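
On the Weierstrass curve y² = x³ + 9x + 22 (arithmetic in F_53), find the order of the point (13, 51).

8

2P: tangent at (13, 51): λ = (3·13² + 9)/(2·51) ≡ 39/49. 49⁻¹ ≡ 13 (mod 53) since 49·13 = 637 ≡ 1, so λ ≡ 39·13 ≡ 30.
  x = λ² - 13 - 13 = 900 - 26 ≡ 26; y = λ·(13 - 26) - 51 ≡ 36. → (26, 36)
3P: (26, 36) + (13, 51). λ = (51 - 36)/(13 - 26) ≡ 15/40 mod 53. 40⁻¹ ≡ 4 (mod 53), so λ ≡ 7.
  x = λ² - 26 - 13 = 49 - 39 ≡ 10; y = λ·(26 - 10) - 36 ≡ 23. → (10, 23)
4P: (10, 23) + (13, 51). λ = (51 - 23)/(13 - 10) ≡ 28/3 mod 53. 3⁻¹ ≡ 18 (mod 53) since 3·18 = 54 ≡ 1, so λ ≡ 27.
  x = λ² - 10 - 13 = 729 - 23 ≡ 17; y = λ·(10 - 17) - 23 ≡ 0. → (17, 0)
5P: (17, 0) + (13, 51). λ = (51 - 0)/(13 - 17) ≡ 51/49 mod 53. 49⁻¹ ≡ 13 (mod 53), so λ ≡ 27.
  x = λ² - 17 - 13 = 729 - 30 ≡ 10; y = λ·(17 - 10) - 0 ≡ 30. → (10, 30)
6P: (10, 30) + (13, 51). λ = (51 - 30)/(13 - 10) ≡ 21/3 mod 53. 3⁻¹ ≡ 18 (mod 53) since 3·18 = 54 ≡ 1, so λ ≡ 7.
  x = λ² - 10 - 13 = 49 - 23 ≡ 26; y = λ·(10 - 26) - 30 ≡ 17. → (26, 17)
7P: (26, 17) + (13, 51). λ = (51 - 17)/(13 - 26) ≡ 34/40 mod 53. 40⁻¹ ≡ 4 (mod 53), so λ ≡ 30.
  x = λ² - 26 - 13 = 900 - 39 ≡ 13; y = λ·(26 - 13) - 17 ≡ 2. → (13, 2)
8P: (13, 2) + (13, 51): same x and y₁ ≡ -y₂, so the sum is ∞.
8P = ∞, so the order is 8.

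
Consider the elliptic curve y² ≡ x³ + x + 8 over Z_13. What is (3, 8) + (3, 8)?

tangent at (3, 8): λ = (3·3² + 1)/(2·8) ≡ 2/3. 3⁻¹ ≡ 9 (mod 13) since 3·9 = 27 ≡ 1, so λ ≡ 2·9 ≡ 5.
  x = λ² - 3 - 3 = 25 - 6 ≡ 6; y = λ·(3 - 6) - 8 ≡ 3. → (6, 3)

(6, 3)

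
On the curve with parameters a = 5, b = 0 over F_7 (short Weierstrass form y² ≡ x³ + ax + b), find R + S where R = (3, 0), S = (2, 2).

(6, 6)

(3, 0) + (2, 2). λ = (2 - 0)/(2 - 3) ≡ 2/6 mod 7. 6⁻¹ ≡ 6 (mod 7), so λ ≡ 5.
  x = λ² - 3 - 2 = 25 - 5 ≡ 6; y = λ·(3 - 6) - 0 ≡ 6. → (6, 6)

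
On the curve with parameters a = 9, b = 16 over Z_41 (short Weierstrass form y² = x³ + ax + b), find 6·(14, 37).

Write Q = (14, 37).
Double-and-add on 6 = (110)₂. Start with Q = (14, 37) for the leading 1-bit.
double: tangent at (14, 37): λ = (3·14² + 9)/(2·37) ≡ 23/33. 33⁻¹ ≡ 5 (mod 41), so λ ≡ 23·5 ≡ 33.
  x = λ² - 14 - 14 = 1089 - 28 ≡ 36; y = λ·(14 - 36) - 37 ≡ 16. → (36, 16)
add Q: (36, 16) + (14, 37). λ = (37 - 16)/(14 - 36) ≡ 21/19 mod 41. 19⁻¹ ≡ 13 (mod 41), so λ ≡ 27.
  x = λ² - 36 - 14 = 729 - 50 ≡ 23; y = λ·(36 - 23) - 16 ≡ 7. → (23, 7)
double: tangent at (23, 7): λ = (3·23² + 9)/(2·7) ≡ 38/14. 14⁻¹ ≡ 3 (mod 41), so λ ≡ 38·3 ≡ 32.
  x = λ² - 23 - 23 = 1024 - 46 ≡ 35; y = λ·(23 - 35) - 7 ≡ 19. → (35, 19)

(35, 19)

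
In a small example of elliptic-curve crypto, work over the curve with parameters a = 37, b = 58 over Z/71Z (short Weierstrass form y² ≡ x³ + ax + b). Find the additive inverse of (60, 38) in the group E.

-(60, 38) = (60, -38 mod 71) = (60, 33).

(60, 33)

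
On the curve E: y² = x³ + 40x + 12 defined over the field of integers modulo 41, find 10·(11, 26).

(15, 16)

Write Q = (11, 26).
Double-and-add on 10 = (1010)₂. Start with Q = (11, 26) for the leading 1-bit.
double: tangent at (11, 26): λ = (3·11² + 40)/(2·26) ≡ 34/11. 11⁻¹ ≡ 15 (mod 41) since 11·15 = 165 ≡ 1, so λ ≡ 34·15 ≡ 18.
  x = λ² - 11 - 11 = 324 - 22 ≡ 15; y = λ·(11 - 15) - 26 ≡ 25. → (15, 25)
double: tangent at (15, 25): λ = (3·15² + 40)/(2·25) ≡ 18/9. 9⁻¹ ≡ 32 (mod 41), so λ ≡ 18·32 ≡ 2.
  x = λ² - 15 - 15 = 4 - 30 ≡ 15; y = λ·(15 - 15) - 25 ≡ 16. → (15, 16)
add Q: (15, 16) + (11, 26). λ = (26 - 16)/(11 - 15) ≡ 10/37 mod 41. 37⁻¹ ≡ 10 (mod 41), so λ ≡ 18.
  x = λ² - 15 - 11 = 324 - 26 ≡ 11; y = λ·(15 - 11) - 16 ≡ 15. → (11, 15)
double: tangent at (11, 15): λ = (3·11² + 40)/(2·15) ≡ 34/30. 30⁻¹ ≡ 26 (mod 41), so λ ≡ 34·26 ≡ 23.
  x = λ² - 11 - 11 = 529 - 22 ≡ 15; y = λ·(11 - 15) - 15 ≡ 16. → (15, 16)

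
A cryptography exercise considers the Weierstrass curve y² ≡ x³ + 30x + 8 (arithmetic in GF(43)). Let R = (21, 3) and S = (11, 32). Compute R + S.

(25, 0)

(21, 3) + (11, 32). λ = (32 - 3)/(11 - 21) ≡ 29/33 mod 43. 33⁻¹ ≡ 30 (mod 43), so λ ≡ 10.
  x = λ² - 21 - 11 = 100 - 32 ≡ 25; y = λ·(21 - 25) - 3 ≡ 0. → (25, 0)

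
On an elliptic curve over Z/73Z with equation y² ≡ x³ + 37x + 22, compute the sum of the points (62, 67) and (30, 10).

(36, 66)

(62, 67) + (30, 10). λ = (10 - 67)/(30 - 62) ≡ 16/41 mod 73. 41⁻¹ ≡ 57 (mod 73), so λ ≡ 36.
  x = λ² - 62 - 30 = 1296 - 92 ≡ 36; y = λ·(62 - 36) - 67 ≡ 66. → (36, 66)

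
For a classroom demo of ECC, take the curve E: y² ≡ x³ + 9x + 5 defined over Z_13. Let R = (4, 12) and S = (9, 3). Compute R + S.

(10, 4)

(4, 12) + (9, 3). λ = (3 - 12)/(9 - 4) ≡ 4/5 mod 13. 5⁻¹ ≡ 8 (mod 13), so λ ≡ 6.
  x = λ² - 4 - 9 = 36 - 13 ≡ 10; y = λ·(4 - 10) - 12 ≡ 4. → (10, 4)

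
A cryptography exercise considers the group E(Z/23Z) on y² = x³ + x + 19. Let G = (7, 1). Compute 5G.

Repeated addition: build up to 5G.
2G: tangent at (7, 1): λ = (3·7² + 1)/(2·1) ≡ 10/2. 2⁻¹ ≡ 12 (mod 23), so λ ≡ 10·12 ≡ 5.
  x = λ² - 7 - 7 = 25 - 14 ≡ 11; y = λ·(7 - 11) - 1 ≡ 2. → (11, 2)
3G: (11, 2) + (7, 1). λ = (1 - 2)/(7 - 11) ≡ 22/19 mod 23. 19⁻¹ ≡ 17 (mod 23) since 19·17 = 323 ≡ 1, so λ ≡ 6.
  x = λ² - 11 - 7 = 36 - 18 ≡ 18; y = λ·(11 - 18) - 2 ≡ 2. → (18, 2)
4G: (18, 2) + (7, 1). λ = (1 - 2)/(7 - 18) ≡ 22/12 mod 23. 12⁻¹ ≡ 2 (mod 23), so λ ≡ 21.
  x = λ² - 18 - 7 = 441 - 25 ≡ 2; y = λ·(18 - 2) - 2 ≡ 12. → (2, 12)
5G: (2, 12) + (7, 1). λ = (1 - 12)/(7 - 2) ≡ 12/5 mod 23. 5⁻¹ ≡ 14 (mod 23) since 5·14 = 70 ≡ 1, so λ ≡ 7.
  x = λ² - 2 - 7 = 49 - 9 ≡ 17; y = λ·(2 - 17) - 12 ≡ 21. → (17, 21)

(17, 21)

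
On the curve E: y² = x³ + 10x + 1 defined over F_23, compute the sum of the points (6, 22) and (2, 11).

(6, 22) + (2, 11). λ = (11 - 22)/(2 - 6) ≡ 12/19 mod 23. 19⁻¹ ≡ 17 (mod 23), so λ ≡ 20.
  x = λ² - 6 - 2 = 400 - 8 ≡ 1; y = λ·(6 - 1) - 22 ≡ 9. → (1, 9)

(1, 9)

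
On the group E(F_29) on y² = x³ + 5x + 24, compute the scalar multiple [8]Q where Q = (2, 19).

Repeated addition: build up to 8Q.
2Q: tangent at (2, 19): λ = (3·2² + 5)/(2·19) ≡ 17/9. 9⁻¹ ≡ 13 (mod 29) since 9·13 = 117 ≡ 1, so λ ≡ 17·13 ≡ 18.
  x = λ² - 2 - 2 = 324 - 4 ≡ 1; y = λ·(2 - 1) - 19 ≡ 28. → (1, 28)
3Q: (1, 28) + (2, 19). λ = (19 - 28)/(2 - 1) ≡ 20/1 mod 29. 1⁻¹ ≡ 1 (mod 29) since 1·1 = 1 ≡ 1, so λ ≡ 20.
  x = λ² - 1 - 2 = 400 - 3 ≡ 20; y = λ·(1 - 20) - 28 ≡ 27. → (20, 27)
4Q: (20, 27) + (2, 19). λ = (19 - 27)/(2 - 20) ≡ 21/11 mod 29. 11⁻¹ ≡ 8 (mod 29), so λ ≡ 23.
  x = λ² - 20 - 2 = 529 - 22 ≡ 14; y = λ·(20 - 14) - 27 ≡ 24. → (14, 24)
5Q: (14, 24) + (2, 19). λ = (19 - 24)/(2 - 14) ≡ 24/17 mod 29. 17⁻¹ ≡ 12 (mod 29), so λ ≡ 27.
  x = λ² - 14 - 2 = 729 - 16 ≡ 17; y = λ·(14 - 17) - 24 ≡ 11. → (17, 11)
6Q: (17, 11) + (2, 19). λ = (19 - 11)/(2 - 17) ≡ 8/14 mod 29. 14⁻¹ ≡ 27 (mod 29), so λ ≡ 13.
  x = λ² - 17 - 2 = 169 - 19 ≡ 5; y = λ·(17 - 5) - 11 ≡ 0. → (5, 0)
7Q: (5, 0) + (2, 19). λ = (19 - 0)/(2 - 5) ≡ 19/26 mod 29. 26⁻¹ ≡ 19 (mod 29) since 26·19 = 494 ≡ 1, so λ ≡ 13.
  x = λ² - 5 - 2 = 169 - 7 ≡ 17; y = λ·(5 - 17) - 0 ≡ 18. → (17, 18)
8Q: (17, 18) + (2, 19). λ = (19 - 18)/(2 - 17) ≡ 1/14 mod 29. 14⁻¹ ≡ 27 (mod 29), so λ ≡ 27.
  x = λ² - 17 - 2 = 729 - 19 ≡ 14; y = λ·(17 - 14) - 18 ≡ 5. → (14, 5)

(14, 5)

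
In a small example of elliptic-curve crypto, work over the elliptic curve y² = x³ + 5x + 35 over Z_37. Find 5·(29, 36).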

- Your task
Output these and nothing else: the lines from the one holding "On the curve E: y² = x³ + 10x" through the final line of the entries above, exactly as they appear.

- Task solution
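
On the curve E: y² = x³ + 10x + 1 defined over F_23, compute the sum of the points (6, 22) and (2, 11).

(6, 22) + (2, 11). λ = (11 - 22)/(2 - 6) ≡ 12/19 mod 23. 19⁻¹ ≡ 17 (mod 23), so λ ≡ 20.
  x = λ² - 6 - 2 = 400 - 8 ≡ 1; y = λ·(6 - 1) - 22 ≡ 9. → (1, 9)

(1, 9)

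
On the group E(F_29) on y² = x³ + 5x + 24, compute the scalar multiple [8]Q where Q = (2, 19).

Repeated addition: build up to 8Q.
2Q: tangent at (2, 19): λ = (3·2² + 5)/(2·19) ≡ 17/9. 9⁻¹ ≡ 13 (mod 29) since 9·13 = 117 ≡ 1, so λ ≡ 17·13 ≡ 18.
  x = λ² - 2 - 2 = 324 - 4 ≡ 1; y = λ·(2 - 1) - 19 ≡ 28. → (1, 28)
3Q: (1, 28) + (2, 19). λ = (19 - 28)/(2 - 1) ≡ 20/1 mod 29. 1⁻¹ ≡ 1 (mod 29) since 1·1 = 1 ≡ 1, so λ ≡ 20.
  x = λ² - 1 - 2 = 400 - 3 ≡ 20; y = λ·(1 - 20) - 28 ≡ 27. → (20, 27)
4Q: (20, 27) + (2, 19). λ = (19 - 27)/(2 - 20) ≡ 21/11 mod 29. 11⁻¹ ≡ 8 (mod 29), so λ ≡ 23.
  x = λ² - 20 - 2 = 529 - 22 ≡ 14; y = λ·(20 - 14) - 27 ≡ 24. → (14, 24)
5Q: (14, 24) + (2, 19). λ = (19 - 24)/(2 - 14) ≡ 24/17 mod 29. 17⁻¹ ≡ 12 (mod 29), so λ ≡ 27.
  x = λ² - 14 - 2 = 729 - 16 ≡ 17; y = λ·(14 - 17) - 24 ≡ 11. → (17, 11)
6Q: (17, 11) + (2, 19). λ = (19 - 11)/(2 - 17) ≡ 8/14 mod 29. 14⁻¹ ≡ 27 (mod 29), so λ ≡ 13.
  x = λ² - 17 - 2 = 169 - 19 ≡ 5; y = λ·(17 - 5) - 11 ≡ 0. → (5, 0)
7Q: (5, 0) + (2, 19). λ = (19 - 0)/(2 - 5) ≡ 19/26 mod 29. 26⁻¹ ≡ 19 (mod 29) since 26·19 = 494 ≡ 1, so λ ≡ 13.
  x = λ² - 5 - 2 = 169 - 7 ≡ 17; y = λ·(5 - 17) - 0 ≡ 18. → (17, 18)
8Q: (17, 18) + (2, 19). λ = (19 - 18)/(2 - 17) ≡ 1/14 mod 29. 14⁻¹ ≡ 27 (mod 29), so λ ≡ 27.
  x = λ² - 17 - 2 = 729 - 19 ≡ 14; y = λ·(17 - 14) - 18 ≡ 5. → (14, 5)

(14, 5)

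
In a small example of elliptic-curve crypto, work over the elliptic curve y² = x³ + 5x + 35 over Z_37. Find 5·(29, 36).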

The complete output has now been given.